Assignment:
If a line in the records below holds the string "June", count it, and state only the final count.

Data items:
== == ==
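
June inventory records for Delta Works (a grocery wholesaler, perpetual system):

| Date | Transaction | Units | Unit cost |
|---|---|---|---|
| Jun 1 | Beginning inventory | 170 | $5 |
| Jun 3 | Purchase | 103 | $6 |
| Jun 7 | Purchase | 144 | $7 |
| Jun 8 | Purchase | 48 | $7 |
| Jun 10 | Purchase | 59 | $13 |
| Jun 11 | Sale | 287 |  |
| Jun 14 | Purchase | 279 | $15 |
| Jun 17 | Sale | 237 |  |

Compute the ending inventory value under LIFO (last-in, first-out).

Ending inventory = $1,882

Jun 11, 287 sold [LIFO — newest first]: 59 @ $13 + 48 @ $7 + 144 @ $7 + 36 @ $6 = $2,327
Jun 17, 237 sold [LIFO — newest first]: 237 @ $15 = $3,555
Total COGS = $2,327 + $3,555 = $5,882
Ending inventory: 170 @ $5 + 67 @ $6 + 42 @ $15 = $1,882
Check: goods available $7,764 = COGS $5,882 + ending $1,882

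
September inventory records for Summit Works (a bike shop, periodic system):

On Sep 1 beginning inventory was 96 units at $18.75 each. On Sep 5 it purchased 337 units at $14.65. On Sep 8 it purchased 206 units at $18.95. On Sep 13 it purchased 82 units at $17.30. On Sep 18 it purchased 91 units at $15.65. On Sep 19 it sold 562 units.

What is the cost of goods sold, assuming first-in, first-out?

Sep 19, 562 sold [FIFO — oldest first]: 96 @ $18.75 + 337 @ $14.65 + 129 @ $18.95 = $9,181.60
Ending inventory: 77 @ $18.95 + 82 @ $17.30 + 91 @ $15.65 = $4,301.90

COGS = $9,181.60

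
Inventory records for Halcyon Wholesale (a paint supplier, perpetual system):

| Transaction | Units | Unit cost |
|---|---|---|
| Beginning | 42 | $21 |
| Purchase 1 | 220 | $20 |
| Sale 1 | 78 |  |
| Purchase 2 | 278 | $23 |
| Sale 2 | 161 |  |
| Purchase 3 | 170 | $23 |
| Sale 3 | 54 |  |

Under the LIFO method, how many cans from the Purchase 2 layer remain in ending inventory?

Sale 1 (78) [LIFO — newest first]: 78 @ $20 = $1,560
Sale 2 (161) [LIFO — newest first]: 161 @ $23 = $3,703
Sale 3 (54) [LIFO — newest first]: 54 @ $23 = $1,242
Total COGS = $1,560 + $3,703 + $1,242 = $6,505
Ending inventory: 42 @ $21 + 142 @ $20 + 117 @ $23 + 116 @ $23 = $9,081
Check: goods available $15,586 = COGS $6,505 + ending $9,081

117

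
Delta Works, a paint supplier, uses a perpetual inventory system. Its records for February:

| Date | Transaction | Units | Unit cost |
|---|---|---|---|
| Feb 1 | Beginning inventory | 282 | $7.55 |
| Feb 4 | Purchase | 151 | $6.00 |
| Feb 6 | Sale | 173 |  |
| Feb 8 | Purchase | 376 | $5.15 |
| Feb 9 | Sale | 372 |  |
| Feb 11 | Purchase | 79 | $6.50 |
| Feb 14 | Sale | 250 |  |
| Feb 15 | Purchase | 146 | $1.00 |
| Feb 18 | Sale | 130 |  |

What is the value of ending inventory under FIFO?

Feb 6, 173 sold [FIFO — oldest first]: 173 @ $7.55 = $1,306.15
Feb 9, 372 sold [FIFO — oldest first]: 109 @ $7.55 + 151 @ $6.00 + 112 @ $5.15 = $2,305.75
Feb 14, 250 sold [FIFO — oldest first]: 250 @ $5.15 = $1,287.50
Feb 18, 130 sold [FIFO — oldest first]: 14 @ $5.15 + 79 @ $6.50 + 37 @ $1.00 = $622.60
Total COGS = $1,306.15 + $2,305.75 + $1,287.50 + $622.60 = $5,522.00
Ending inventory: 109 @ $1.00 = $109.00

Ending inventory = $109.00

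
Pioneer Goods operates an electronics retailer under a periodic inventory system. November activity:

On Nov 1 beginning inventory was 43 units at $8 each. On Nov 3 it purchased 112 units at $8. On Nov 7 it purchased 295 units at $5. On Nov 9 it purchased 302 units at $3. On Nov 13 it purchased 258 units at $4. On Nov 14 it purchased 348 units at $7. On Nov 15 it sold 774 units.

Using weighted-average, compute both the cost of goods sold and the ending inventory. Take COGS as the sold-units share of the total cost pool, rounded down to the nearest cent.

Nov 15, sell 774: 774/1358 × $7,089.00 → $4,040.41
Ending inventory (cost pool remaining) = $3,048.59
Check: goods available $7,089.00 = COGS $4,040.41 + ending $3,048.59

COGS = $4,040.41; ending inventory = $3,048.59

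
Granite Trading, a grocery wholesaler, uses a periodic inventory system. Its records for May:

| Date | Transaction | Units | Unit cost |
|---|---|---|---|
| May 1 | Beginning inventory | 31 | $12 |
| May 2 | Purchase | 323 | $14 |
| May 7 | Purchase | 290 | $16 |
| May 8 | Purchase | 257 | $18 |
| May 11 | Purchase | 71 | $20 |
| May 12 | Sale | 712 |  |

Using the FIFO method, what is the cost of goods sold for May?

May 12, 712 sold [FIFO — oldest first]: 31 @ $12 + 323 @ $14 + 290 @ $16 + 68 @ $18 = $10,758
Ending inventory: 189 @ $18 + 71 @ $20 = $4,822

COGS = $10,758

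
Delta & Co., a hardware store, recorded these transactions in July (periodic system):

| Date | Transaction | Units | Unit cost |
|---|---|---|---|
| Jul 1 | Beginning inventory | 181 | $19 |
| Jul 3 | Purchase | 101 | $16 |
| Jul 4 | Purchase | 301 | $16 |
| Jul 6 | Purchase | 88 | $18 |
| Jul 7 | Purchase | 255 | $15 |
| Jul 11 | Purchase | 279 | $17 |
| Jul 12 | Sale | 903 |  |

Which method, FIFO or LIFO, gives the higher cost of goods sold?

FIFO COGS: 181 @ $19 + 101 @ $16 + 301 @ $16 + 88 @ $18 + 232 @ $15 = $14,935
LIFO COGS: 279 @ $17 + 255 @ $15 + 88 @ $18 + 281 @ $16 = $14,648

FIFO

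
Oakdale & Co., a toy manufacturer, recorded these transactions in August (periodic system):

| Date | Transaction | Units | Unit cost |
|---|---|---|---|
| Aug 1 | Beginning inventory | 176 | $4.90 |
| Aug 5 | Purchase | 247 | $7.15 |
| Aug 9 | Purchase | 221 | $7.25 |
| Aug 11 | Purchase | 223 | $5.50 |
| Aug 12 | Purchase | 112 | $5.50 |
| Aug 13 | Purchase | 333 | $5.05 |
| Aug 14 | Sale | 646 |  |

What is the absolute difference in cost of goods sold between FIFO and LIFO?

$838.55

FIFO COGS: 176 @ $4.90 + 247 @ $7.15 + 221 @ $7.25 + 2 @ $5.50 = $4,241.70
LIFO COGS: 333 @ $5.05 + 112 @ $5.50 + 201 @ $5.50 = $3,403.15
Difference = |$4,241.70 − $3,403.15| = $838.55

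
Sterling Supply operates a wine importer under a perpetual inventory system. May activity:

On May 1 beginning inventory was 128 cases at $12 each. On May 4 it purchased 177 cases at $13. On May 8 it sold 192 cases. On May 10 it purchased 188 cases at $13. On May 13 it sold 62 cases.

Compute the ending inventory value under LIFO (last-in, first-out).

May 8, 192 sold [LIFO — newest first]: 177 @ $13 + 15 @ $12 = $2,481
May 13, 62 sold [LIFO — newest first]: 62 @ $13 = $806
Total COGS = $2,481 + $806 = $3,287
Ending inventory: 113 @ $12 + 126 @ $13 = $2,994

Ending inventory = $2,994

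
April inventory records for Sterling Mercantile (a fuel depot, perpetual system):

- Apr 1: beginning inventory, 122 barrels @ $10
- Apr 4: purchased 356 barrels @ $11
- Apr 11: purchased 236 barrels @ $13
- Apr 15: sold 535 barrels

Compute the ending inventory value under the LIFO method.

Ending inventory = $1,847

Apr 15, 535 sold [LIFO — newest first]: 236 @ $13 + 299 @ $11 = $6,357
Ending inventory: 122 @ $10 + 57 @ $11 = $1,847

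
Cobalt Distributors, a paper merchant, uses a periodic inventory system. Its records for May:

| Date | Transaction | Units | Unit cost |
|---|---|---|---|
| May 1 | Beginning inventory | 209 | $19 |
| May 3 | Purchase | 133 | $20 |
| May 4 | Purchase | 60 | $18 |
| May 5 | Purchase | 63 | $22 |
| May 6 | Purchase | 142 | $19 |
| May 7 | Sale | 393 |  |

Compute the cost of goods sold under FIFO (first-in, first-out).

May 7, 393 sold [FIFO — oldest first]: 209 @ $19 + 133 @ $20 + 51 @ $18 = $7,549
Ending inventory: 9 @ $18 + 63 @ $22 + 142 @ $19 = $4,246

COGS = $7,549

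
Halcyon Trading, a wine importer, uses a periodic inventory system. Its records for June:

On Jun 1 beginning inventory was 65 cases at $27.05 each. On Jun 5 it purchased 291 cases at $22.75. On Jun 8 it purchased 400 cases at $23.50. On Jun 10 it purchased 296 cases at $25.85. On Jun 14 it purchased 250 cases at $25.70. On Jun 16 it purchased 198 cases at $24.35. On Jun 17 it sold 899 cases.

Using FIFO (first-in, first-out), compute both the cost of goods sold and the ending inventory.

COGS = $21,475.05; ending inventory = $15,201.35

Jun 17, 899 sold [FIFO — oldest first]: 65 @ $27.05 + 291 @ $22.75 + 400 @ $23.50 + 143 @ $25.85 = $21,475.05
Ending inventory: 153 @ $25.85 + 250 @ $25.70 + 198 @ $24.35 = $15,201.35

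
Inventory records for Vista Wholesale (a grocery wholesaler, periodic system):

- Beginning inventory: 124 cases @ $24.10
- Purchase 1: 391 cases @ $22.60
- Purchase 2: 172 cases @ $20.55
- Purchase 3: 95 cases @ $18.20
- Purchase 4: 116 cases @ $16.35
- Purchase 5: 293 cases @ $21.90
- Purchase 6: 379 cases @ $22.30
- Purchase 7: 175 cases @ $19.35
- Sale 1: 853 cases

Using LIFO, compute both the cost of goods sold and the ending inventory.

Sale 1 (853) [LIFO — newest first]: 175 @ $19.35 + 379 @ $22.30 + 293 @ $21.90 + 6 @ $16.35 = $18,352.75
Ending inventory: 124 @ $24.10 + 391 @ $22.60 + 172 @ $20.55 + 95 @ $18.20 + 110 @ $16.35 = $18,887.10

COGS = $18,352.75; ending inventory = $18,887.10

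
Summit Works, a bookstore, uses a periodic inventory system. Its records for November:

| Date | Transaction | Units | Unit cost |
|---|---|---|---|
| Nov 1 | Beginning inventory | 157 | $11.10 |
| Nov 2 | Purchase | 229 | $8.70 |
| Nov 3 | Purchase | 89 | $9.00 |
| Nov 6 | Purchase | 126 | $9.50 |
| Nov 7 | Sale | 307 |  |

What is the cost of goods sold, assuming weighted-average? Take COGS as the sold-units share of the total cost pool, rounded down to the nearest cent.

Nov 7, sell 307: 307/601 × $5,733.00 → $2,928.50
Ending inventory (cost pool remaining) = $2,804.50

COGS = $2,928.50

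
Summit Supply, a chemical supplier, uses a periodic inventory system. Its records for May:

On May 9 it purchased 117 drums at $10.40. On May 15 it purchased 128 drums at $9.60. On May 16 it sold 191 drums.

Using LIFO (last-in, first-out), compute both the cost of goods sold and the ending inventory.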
== == ==
Solution for this task:
2